* _WHAT IS BEING ASKED_
A verbatim copy of the lines from the one with "In Gödel-Dummett logic" through the final line below is required; print it and nothing else.

Recorded data:
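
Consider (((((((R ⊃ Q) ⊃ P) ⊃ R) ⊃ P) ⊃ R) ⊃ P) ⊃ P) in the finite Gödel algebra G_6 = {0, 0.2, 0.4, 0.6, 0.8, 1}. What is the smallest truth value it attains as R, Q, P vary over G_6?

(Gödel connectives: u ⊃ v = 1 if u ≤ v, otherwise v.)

The minimum is attained at R = 0, Q = 0, P = 0.2:
  (R ⊃ Q): 0 ≤ 0, so result = 1
  ((R ⊃ Q) ⊃ P): 1 > 0.2, so result = 0.2
  (((R ⊃ Q) ⊃ P) ⊃ R): 0.2 > 0, so result = 0
  ((((R ⊃ Q) ⊃ P) ⊃ R) ⊃ P): 0 ≤ 0.2, so result = 1
  (((((R ⊃ Q) ⊃ P) ⊃ R) ⊃ P) ⊃ R): 1 > 0, so result = 0
  ((((((R ⊃ Q) ⊃ P) ⊃ R) ⊃ P) ⊃ R) ⊃ P): 0 ≤ 0.2, so result = 1
  (((((((R ⊃ Q) ⊃ P) ⊃ R) ⊃ P) ⊃ R) ⊃ P) ⊃ P): 1 > 0.2, so result = 0.2
Checking all 216 assignments confirms none give a value below 0.20.

0.20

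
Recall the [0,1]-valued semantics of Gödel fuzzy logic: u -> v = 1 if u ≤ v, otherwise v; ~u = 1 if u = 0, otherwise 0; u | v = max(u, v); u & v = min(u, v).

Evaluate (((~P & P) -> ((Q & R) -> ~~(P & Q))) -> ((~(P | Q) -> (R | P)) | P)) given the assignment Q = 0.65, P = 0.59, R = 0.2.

1.00

~P: Gödel ¬ of 0.59 = 0 (operand ≠ 0)
(~P & P) = min(0, 0.59) = 0
(Q & R) = min(0.65, 0.2) = 0.2
(P & Q) = min(0.59, 0.65) = 0.59
~(P & Q): Gödel ¬ of 0.59 = 0 (operand ≠ 0)
~~(P & Q): Gödel ¬ of 0 = 1 (operand is 0)
((Q & R) -> ~~(P & Q)): 0.2 ≤ 1, so result = 1
((~P & P) -> ((Q & R) -> ~~(P & Q))): 0 ≤ 1, so result = 1
(P | Q) = max(0.59, 0.65) = 0.65
~(P | Q): Gödel ¬ of 0.65 = 0 (operand ≠ 0)
(R | P) = max(0.2, 0.59) = 0.59
(~(P | Q) -> (R | P)): 0 ≤ 0.59, so result = 1
((~(P | Q) -> (R | P)) | P) = max(1, 0.59) = 1
(((~P & P) -> ((Q & R) -> ~~(P & Q))) -> ((~(P | Q) -> (R | P)) | P)): 1 ≤ 1, so result = 1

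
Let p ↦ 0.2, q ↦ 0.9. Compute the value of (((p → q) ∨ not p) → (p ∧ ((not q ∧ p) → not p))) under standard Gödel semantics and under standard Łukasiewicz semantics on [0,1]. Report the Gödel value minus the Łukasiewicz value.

0.00

Gödel evaluation:
  (p → q): 0.2 ≤ 0.9, so result = 1
  not p: Gödel ¬ of 0.2 = 0 (operand ≠ 0)
  ((p → q) ∨ not p) = max(1, 0) = 1
  not q: Gödel ¬ of 0.9 = 0 (operand ≠ 0)
  (not q ∧ p) = min(0, 0.2) = 0
  not p: Gödel ¬ of 0.2 = 0 (operand ≠ 0)
  ((not q ∧ p) → not p): 0 ≤ 0, so result = 1
  (p ∧ ((not q ∧ p) → not p)) = min(0.2, 1) = 0.2
  (((p → q) ∨ not p) → (p ∧ ((not q ∧ p) → not p))): 1 > 0.2, so result = 0.2
  Gödel value = 0.2
Łukasiewicz evaluation:
  (p → q): min(1, 1 − 0.2 + 0.9) = 1
  not p: Łukasiewicz ¬ gives 1 − 0.2 = 0.8
  ((p → q) ∨ not p) = max(1, 0.8) = 1
  not q: Łukasiewicz ¬ gives 1 − 0.9 = 0.1
  (not q ∧ p) = min(0.1, 0.2) = 0.1
  not p: Łukasiewicz ¬ gives 1 − 0.2 = 0.8
  ((not q ∧ p) → not p): min(1, 1 − 0.1 + 0.8) = 1
  (p ∧ ((not q ∧ p) → not p)) = min(0.2, 1) = 0.2
  (((p → q) ∨ not p) → (p ∧ ((not q ∧ p) → not p))): min(1, 1 − 1 + 0.2) = 0.2
  Łukasiewicz value = 0.2
Difference: 0.2 − 0.2 = 0.00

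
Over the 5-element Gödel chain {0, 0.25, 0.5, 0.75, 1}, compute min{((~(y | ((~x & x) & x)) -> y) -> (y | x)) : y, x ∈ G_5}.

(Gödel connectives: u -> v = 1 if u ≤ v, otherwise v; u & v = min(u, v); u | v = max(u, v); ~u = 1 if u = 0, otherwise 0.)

0.25

The minimum is attained at y = 0.25, x = 0:
  ~x: Gödel ¬ of 0 = 1 (operand is 0)
  (~x & x) = min(1, 0) = 0
  ((~x & x) & x) = min(0, 0) = 0
  (y | ((~x & x) & x)) = max(0.25, 0) = 0.25
  ~(y | ((~x & x) & x)): Gödel ¬ of 0.25 = 0 (operand ≠ 0)
  (~(y | ((~x & x) & x)) -> y): 0 ≤ 0.25, so result = 1
  (y | x) = max(0.25, 0) = 0.25
  ((~(y | ((~x & x) & x)) -> y) -> (y | x)): 1 > 0.25, so result = 0.25
Checking all 25 assignments confirms none give a value below 0.25.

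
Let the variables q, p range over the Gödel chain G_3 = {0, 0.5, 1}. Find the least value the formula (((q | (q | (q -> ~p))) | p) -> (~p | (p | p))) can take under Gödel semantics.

The minimum is attained at q = 0, p = 0.5:
  ~p: Gödel ¬ of 0.5 = 0 (operand ≠ 0)
  (q -> ~p): 0 ≤ 0, so result = 1
  (q | (q -> ~p)) = max(0, 1) = 1
  (q | (q | (q -> ~p))) = max(0, 1) = 1
  ((q | (q | (q -> ~p))) | p) = max(1, 0.5) = 1
  ~p: Gödel ¬ of 0.5 = 0 (operand ≠ 0)
  (p | p) = max(0.5, 0.5) = 0.5
  (~p | (p | p)) = max(0, 0.5) = 0.5
  (((q | (q | (q -> ~p))) | p) -> (~p | (p | p))): 1 > 0.5, so result = 0.5
Checking all 9 assignments confirms none give a value below 0.50.

0.50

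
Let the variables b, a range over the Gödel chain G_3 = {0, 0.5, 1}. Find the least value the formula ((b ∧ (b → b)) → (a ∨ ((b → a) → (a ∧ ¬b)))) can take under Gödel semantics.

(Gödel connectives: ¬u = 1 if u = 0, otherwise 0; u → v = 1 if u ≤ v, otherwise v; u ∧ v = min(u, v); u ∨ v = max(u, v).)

The minimum is attained at b = 1, a = 0.5:
  (b → b): 1 ≤ 1, so result = 1
  (b ∧ (b → b)) = min(1, 1) = 1
  (b → a): 1 > 0.5, so result = 0.5
  ¬b: Gödel ¬ of 1 = 0 (operand ≠ 0)
  (a ∧ ¬b) = min(0.5, 0) = 0
  ((b → a) → (a ∧ ¬b)): 0.5 > 0, so result = 0
  (a ∨ ((b → a) → (a ∧ ¬b))) = max(0.5, 0) = 0.5
  ((b ∧ (b → b)) → (a ∨ ((b → a) → (a ∧ ¬b)))): 1 > 0.5, so result = 0.5
Checking all 9 assignments confirms none give a value below 0.50.

0.50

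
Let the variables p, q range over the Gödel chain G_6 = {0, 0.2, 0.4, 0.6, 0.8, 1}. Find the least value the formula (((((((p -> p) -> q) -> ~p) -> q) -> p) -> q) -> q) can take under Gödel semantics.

The minimum is attained at p = 0, q = 0.2:
  (p -> p): 0 ≤ 0, so result = 1
  ((p -> p) -> q): 1 > 0.2, so result = 0.2
  ~p: Gödel ¬ of 0 = 1 (operand is 0)
  (((p -> p) -> q) -> ~p): 0.2 ≤ 1, so result = 1
  ((((p -> p) -> q) -> ~p) -> q): 1 > 0.2, so result = 0.2
  (((((p -> p) -> q) -> ~p) -> q) -> p): 0.2 > 0, so result = 0
  ((((((p -> p) -> q) -> ~p) -> q) -> p) -> q): 0 ≤ 0.2, so result = 1
  (((((((p -> p) -> q) -> ~p) -> q) -> p) -> q) -> q): 1 > 0.2, so result = 0.2
Checking all 36 assignments confirms none give a value below 0.20.

0.20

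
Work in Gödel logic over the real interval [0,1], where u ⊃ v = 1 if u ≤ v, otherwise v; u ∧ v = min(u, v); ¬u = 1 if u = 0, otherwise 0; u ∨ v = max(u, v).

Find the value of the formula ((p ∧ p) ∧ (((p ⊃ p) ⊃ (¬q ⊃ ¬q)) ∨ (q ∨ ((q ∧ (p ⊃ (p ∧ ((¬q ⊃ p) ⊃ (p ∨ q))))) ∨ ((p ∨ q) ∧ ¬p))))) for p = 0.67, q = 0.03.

(p ∧ p) = min(0.67, 0.67) = 0.67
(p ⊃ p): 0.67 ≤ 0.67, so result = 1
¬q: Gödel ¬ of 0.03 = 0 (operand ≠ 0)
¬q: Gödel ¬ of 0.03 = 0 (operand ≠ 0)
(¬q ⊃ ¬q): 0 ≤ 0, so result = 1
((p ⊃ p) ⊃ (¬q ⊃ ¬q)): 1 ≤ 1, so result = 1
¬q: Gödel ¬ of 0.03 = 0 (operand ≠ 0)
(¬q ⊃ p): 0 ≤ 0.67, so result = 1
(p ∨ q) = max(0.67, 0.03) = 0.67
((¬q ⊃ p) ⊃ (p ∨ q)): 1 > 0.67, so result = 0.67
(p ∧ ((¬q ⊃ p) ⊃ (p ∨ q))) = min(0.67, 0.67) = 0.67
(p ⊃ (p ∧ ((¬q ⊃ p) ⊃ (p ∨ q)))): 0.67 ≤ 0.67, so result = 1
(q ∧ (p ⊃ (p ∧ ((¬q ⊃ p) ⊃ (p ∨ q))))) = min(0.03, 1) = 0.03
(p ∨ q) = max(0.67, 0.03) = 0.67
¬p: Gödel ¬ of 0.67 = 0 (operand ≠ 0)
((p ∨ q) ∧ ¬p) = min(0.67, 0) = 0
((q ∧ (p ⊃ (p ∧ ((¬q ⊃ p) ⊃ (p ∨ q))))) ∨ ((p ∨ q) ∧ ¬p)) = max(0.03, 0) = 0.03
(q ∨ ((q ∧ (p ⊃ (p ∧ ((¬q ⊃ p) ⊃ (p ∨ q))))) ∨ ((p ∨ q) ∧ ¬p))) = max(0.03, 0.03) = 0.03
(((p ⊃ p) ⊃ (¬q ⊃ ¬q)) ∨ (q ∨ ((q ∧ (p ⊃ (p ∧ ((¬q ⊃ p) ⊃ (p ∨ q))))) ∨ ((p ∨ q) ∧ ¬p)))) = max(1, 0.03) = 1
((p ∧ p) ∧ (((p ⊃ p) ⊃ (¬q ⊃ ¬q)) ∨ (q ∨ ((q ∧ (p ⊃ (p ∧ ((¬q ⊃ p) ⊃ (p ∨ q))))) ∨ ((p ∨ q) ∧ ¬p))))) = min(0.67, 1) = 0.67

0.67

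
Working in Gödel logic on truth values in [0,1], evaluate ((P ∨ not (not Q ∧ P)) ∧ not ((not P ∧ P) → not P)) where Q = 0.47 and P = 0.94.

0.00

not Q: Gödel ¬ of 0.47 = 0 (operand ≠ 0)
(not Q ∧ P) = min(0, 0.94) = 0
not (not Q ∧ P): Gödel ¬ of 0 = 1 (operand is 0)
(P ∨ not (not Q ∧ P)) = max(0.94, 1) = 1
not P: Gödel ¬ of 0.94 = 0 (operand ≠ 0)
(not P ∧ P) = min(0, 0.94) = 0
not P: Gödel ¬ of 0.94 = 0 (operand ≠ 0)
((not P ∧ P) → not P): 0 ≤ 0, so result = 1
not ((not P ∧ P) → not P): Gödel ¬ of 1 = 0 (operand ≠ 0)
((P ∨ not (not Q ∧ P)) ∧ not ((not P ∧ P) → not P)) = min(1, 0) = 0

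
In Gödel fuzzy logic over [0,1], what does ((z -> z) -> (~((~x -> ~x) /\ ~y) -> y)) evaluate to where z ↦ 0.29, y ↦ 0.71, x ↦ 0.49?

(z -> z): 0.29 ≤ 0.29, so result = 1
~x: Gödel ¬ of 0.49 = 0 (operand ≠ 0)
~x: Gödel ¬ of 0.49 = 0 (operand ≠ 0)
(~x -> ~x): 0 ≤ 0, so result = 1
~y: Gödel ¬ of 0.71 = 0 (operand ≠ 0)
((~x -> ~x) /\ ~y) = min(1, 0) = 0
~((~x -> ~x) /\ ~y): Gödel ¬ of 0 = 1 (operand is 0)
(~((~x -> ~x) /\ ~y) -> y): 1 > 0.71, so result = 0.71
((z -> z) -> (~((~x -> ~x) /\ ~y) -> y)): 1 > 0.71, so result = 0.71

0.71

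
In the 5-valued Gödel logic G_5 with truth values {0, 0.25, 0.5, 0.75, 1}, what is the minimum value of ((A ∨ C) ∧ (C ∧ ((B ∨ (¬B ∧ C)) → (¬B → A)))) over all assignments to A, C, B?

0.00

The minimum is attained at A = 0, C = 0, B = 0:
  (A ∨ C) = max(0, 0) = 0
  ¬B: Gödel ¬ of 0 = 1 (operand is 0)
  (¬B ∧ C) = min(1, 0) = 0
  (B ∨ (¬B ∧ C)) = max(0, 0) = 0
  ¬B: Gödel ¬ of 0 = 1 (operand is 0)
  (¬B → A): 1 > 0, so result = 0
  ((B ∨ (¬B ∧ C)) → (¬B → A)): 0 ≤ 0, so result = 1
  (C ∧ ((B ∨ (¬B ∧ C)) → (¬B → A))) = min(0, 1) = 0
  ((A ∨ C) ∧ (C ∧ ((B ∨ (¬B ∧ C)) → (¬B → A)))) = min(0, 0) = 0
Checking all 125 assignments confirms none give a value below 0.00.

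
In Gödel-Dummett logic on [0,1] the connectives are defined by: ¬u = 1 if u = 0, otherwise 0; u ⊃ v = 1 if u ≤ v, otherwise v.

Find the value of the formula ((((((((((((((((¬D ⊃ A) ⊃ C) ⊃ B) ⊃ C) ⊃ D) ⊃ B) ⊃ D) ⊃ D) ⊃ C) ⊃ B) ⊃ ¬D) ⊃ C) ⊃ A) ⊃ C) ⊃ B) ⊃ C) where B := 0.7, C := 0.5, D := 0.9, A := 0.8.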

* _RESULT_
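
In Gödel-Dummett logic on [0,1] the connectives are defined by: ¬u = 1 if u = 0, otherwise 0; u ⊃ v = 1 if u ≤ v, otherwise v.

Find the value of the formula ((((((((((((((((¬D ⊃ A) ⊃ C) ⊃ B) ⊃ C) ⊃ D) ⊃ B) ⊃ D) ⊃ D) ⊃ C) ⊃ B) ⊃ ¬D) ⊃ C) ⊃ A) ⊃ C) ⊃ B) ⊃ C) where B := 0.7, C := 0.5, D := 0.9, A := 0.8.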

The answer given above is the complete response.